**Aim of the exercise:** Show every line of the data below that includes the word "over".

[Collected data entries]
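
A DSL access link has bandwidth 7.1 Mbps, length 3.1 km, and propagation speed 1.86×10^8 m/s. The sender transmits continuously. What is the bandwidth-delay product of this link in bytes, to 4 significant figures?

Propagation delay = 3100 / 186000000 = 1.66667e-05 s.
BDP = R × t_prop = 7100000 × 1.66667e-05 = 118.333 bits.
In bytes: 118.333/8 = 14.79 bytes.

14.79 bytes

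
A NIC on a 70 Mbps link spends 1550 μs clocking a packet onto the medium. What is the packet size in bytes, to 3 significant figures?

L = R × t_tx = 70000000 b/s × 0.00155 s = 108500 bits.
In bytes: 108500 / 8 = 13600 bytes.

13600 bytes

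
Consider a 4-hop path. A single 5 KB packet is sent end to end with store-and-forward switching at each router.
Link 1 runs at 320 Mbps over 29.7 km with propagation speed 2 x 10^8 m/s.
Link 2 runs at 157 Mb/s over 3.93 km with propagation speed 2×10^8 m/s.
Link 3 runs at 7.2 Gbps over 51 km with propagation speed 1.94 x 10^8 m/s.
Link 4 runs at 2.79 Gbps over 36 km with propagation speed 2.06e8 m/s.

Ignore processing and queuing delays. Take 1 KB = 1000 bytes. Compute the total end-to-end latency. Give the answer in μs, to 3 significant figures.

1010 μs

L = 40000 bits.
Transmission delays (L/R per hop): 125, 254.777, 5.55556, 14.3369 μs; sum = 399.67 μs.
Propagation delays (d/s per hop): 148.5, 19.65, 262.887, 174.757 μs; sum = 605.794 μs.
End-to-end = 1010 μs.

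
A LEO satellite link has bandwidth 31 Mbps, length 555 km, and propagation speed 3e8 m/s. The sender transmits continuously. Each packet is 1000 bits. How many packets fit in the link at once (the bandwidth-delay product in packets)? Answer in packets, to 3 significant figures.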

**Reply to the task:**
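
Link 1 runs at 320 Mbps over 29.7 km with propagation speed 2 x 10^8 m/s.
Link 2 runs at 157 Mb/s over 3.93 km with propagation speed 2×10^8 m/s.
Link 3 runs at 7.2 Gbps over 51 km with propagation speed 1.94 x 10^8 m/s.
Link 4 runs at 2.79 Gbps over 36 km with propagation speed 2.06e8 m/s.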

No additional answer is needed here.